(Given records)
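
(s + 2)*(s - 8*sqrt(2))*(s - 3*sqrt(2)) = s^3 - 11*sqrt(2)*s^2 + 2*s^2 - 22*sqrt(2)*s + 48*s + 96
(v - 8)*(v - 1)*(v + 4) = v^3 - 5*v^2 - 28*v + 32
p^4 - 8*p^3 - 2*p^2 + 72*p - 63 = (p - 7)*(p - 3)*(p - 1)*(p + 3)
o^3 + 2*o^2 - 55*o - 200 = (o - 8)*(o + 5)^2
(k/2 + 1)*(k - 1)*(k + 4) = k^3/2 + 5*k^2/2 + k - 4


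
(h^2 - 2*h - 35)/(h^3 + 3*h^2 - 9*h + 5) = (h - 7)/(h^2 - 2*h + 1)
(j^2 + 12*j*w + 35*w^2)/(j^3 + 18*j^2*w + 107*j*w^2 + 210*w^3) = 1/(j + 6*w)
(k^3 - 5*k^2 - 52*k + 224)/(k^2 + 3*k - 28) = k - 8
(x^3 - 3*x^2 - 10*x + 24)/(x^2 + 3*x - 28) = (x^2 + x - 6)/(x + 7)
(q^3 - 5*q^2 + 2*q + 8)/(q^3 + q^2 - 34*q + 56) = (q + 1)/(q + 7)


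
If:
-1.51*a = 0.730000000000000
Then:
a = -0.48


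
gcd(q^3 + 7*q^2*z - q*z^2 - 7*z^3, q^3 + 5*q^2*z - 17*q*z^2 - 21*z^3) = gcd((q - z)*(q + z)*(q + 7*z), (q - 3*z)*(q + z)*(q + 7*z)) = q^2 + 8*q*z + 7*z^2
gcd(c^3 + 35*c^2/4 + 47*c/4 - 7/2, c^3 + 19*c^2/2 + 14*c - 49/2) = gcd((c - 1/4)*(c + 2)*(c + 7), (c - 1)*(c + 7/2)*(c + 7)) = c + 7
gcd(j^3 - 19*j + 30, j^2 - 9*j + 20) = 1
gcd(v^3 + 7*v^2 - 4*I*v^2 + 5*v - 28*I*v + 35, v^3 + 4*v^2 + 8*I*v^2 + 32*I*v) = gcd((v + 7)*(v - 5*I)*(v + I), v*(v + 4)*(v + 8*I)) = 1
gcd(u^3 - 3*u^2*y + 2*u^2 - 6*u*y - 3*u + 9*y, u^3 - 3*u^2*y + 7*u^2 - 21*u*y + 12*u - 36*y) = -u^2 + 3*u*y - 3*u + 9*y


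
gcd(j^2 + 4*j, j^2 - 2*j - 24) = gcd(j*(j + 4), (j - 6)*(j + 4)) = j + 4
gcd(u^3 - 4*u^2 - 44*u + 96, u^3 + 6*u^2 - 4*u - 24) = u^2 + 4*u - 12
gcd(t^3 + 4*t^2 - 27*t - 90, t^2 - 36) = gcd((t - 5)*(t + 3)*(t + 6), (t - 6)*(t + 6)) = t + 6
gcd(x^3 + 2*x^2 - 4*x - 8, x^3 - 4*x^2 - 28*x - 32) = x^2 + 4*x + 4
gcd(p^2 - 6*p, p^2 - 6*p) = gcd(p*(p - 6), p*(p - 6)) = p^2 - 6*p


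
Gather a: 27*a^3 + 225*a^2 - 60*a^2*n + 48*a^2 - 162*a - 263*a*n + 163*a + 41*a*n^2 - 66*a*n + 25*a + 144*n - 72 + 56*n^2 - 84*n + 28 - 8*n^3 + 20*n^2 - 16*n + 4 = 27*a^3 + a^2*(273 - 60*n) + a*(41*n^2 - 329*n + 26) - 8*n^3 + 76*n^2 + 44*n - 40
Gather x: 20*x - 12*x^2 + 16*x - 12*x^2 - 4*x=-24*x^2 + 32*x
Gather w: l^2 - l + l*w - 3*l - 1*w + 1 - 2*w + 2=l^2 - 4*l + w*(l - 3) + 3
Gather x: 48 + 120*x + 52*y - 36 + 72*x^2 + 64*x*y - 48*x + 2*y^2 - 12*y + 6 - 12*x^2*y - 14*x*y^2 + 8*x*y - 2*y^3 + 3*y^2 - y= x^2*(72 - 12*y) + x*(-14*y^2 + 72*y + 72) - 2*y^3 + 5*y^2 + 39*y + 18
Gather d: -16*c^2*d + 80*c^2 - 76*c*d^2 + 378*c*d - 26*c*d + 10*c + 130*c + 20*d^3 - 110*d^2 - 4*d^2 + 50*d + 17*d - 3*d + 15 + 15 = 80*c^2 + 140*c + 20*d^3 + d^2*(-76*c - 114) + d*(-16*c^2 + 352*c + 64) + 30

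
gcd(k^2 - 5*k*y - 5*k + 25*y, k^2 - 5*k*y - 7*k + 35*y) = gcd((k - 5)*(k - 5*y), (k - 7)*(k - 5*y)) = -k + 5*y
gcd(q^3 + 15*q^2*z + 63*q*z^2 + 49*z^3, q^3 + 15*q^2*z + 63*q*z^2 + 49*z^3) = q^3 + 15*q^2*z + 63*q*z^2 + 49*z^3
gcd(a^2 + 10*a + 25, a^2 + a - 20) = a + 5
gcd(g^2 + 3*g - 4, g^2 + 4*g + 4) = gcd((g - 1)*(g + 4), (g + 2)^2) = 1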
(End Given records)
(Given records)
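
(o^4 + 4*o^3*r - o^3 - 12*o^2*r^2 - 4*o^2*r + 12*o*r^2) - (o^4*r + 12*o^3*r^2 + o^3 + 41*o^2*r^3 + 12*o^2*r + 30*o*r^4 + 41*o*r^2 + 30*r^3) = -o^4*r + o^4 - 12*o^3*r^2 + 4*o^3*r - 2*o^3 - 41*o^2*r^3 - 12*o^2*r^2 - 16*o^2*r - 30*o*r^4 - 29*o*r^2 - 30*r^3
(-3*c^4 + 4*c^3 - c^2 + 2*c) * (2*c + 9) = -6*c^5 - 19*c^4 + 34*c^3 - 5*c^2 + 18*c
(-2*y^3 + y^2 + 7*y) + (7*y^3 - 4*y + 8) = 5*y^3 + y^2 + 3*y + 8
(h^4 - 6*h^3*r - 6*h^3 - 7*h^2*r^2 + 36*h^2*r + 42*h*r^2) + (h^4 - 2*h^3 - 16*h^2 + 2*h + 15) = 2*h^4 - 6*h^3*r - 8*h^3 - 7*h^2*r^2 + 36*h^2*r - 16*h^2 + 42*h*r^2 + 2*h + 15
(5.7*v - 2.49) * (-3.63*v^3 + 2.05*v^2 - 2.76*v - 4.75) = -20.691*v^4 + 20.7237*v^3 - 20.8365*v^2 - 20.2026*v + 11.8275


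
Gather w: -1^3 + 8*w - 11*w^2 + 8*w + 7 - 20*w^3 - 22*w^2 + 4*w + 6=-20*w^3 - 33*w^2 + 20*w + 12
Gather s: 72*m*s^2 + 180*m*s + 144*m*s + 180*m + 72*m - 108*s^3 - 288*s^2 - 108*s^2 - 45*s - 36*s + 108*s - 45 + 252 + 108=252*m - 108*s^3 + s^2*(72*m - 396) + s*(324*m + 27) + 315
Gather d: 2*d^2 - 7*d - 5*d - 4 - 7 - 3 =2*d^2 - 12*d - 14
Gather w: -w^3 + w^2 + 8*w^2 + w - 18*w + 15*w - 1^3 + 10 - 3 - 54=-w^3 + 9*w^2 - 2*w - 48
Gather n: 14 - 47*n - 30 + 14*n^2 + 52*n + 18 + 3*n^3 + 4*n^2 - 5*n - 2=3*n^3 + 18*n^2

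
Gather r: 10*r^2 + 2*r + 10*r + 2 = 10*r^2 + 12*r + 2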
(End Given records)
» **How to complete this task**: Would you output, from the records above, exactly the run of lines that starts at the line containing "Gather x: 48" and ends at the line containing "Gather d: -16*c^2*d", and only that run?

» **The completed task**:
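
Gather x: 48 + 120*x + 52*y - 36 + 72*x^2 + 64*x*y - 48*x + 2*y^2 - 12*y + 6 - 12*x^2*y - 14*x*y^2 + 8*x*y - 2*y^3 + 3*y^2 - y= x^2*(72 - 12*y) + x*(-14*y^2 + 72*y + 72) - 2*y^3 + 5*y^2 + 39*y + 18
Gather d: -16*c^2*d + 80*c^2 - 76*c*d^2 + 378*c*d - 26*c*d + 10*c + 130*c + 20*d^3 - 110*d^2 - 4*d^2 + 50*d + 17*d - 3*d + 15 + 15 = 80*c^2 + 140*c + 20*d^3 + d^2*(-76*c - 114) + d*(-16*c^2 + 352*c + 64) + 30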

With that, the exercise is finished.